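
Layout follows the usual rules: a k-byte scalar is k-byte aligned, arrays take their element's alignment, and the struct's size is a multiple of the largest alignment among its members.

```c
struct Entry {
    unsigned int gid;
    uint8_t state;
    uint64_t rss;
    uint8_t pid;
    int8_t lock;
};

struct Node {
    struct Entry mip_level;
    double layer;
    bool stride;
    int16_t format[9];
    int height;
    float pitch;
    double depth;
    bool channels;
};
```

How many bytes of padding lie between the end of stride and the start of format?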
......
* Problem description *
Make a tally of the lines in this data that include the string "Entry", and answer with that tally alone.

* Reply to the task *
2